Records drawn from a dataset
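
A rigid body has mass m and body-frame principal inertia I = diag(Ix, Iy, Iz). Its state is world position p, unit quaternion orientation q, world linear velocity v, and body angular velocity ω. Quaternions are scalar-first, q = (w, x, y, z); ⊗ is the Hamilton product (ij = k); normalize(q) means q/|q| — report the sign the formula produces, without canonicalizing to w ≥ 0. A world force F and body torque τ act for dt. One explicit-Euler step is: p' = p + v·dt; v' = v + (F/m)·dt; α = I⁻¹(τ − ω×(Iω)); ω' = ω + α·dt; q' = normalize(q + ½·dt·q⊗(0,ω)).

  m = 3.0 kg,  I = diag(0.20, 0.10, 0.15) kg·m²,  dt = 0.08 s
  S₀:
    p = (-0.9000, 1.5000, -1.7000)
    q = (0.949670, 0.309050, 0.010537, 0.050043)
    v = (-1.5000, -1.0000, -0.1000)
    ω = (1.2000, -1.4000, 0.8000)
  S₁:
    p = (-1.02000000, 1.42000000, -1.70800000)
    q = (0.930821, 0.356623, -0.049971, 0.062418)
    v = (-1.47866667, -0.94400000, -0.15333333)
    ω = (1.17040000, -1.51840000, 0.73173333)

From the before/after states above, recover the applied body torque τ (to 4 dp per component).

τ = (-0.1300, -0.1000, 0.0400)

Δω = ω₁−ω₀ = (-0.02960000, -0.11840000, -0.06826667)
τ = I·(Δω/dt) + ω₀×(Iω₀) = (-0.1300, -0.1000, 0.0400)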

Aim of the exercise.
All records shown above are to be repeated exactly.

Output.
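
A rigid body has mass m and body-frame principal inertia I = diag(Ix, Iy, Iz). Its state is world position p, unit quaternion orientation q, world linear velocity v, and body angular velocity ω. Quaternions are scalar-first, q = (w, x, y, z); ⊗ is the Hamilton product (ij = k); normalize(q) means q/|q| — report the sign the formula produces, without canonicalizing to w ≥ 0. A world force F and body torque τ act for dt. One explicit-Euler step is: p' = p + v·dt; v' = v + (F/m)·dt; α = I⁻¹(τ − ω×(Iω)); ω' = ω + α·dt; q' = normalize(q + ½·dt·q⊗(0,ω)).

  m = 3.0 kg,  I = diag(0.20, 0.10, 0.15) kg·m²,  dt = 0.08 s
  S₀:
    p = (-0.9000, 1.5000, -1.7000)
    q = (0.949670, 0.309050, 0.010537, 0.050043)
    v = (-1.5000, -1.0000, -0.1000)
    ω = (1.2000, -1.4000, 0.8000)
  S₁:
    p = (-1.02000000, 1.42000000, -1.70800000)
    q = (0.930821, 0.356623, -0.049971, 0.062418)
    v = (-1.47866667, -0.94400000, -0.15333333)
    ω = (1.17040000, -1.51840000, 0.73173333)

From the before/after states above, recover the applied body torque τ (to 4 dp per component).

τ = (-0.1300, -0.1000, 0.0400)

Δω = ω₁−ω₀ = (-0.02960000, -0.11840000, -0.06826667)
τ = I·(Δω/dt) + ω₀×(Iω₀) = (-0.1300, -0.1000, 0.0400)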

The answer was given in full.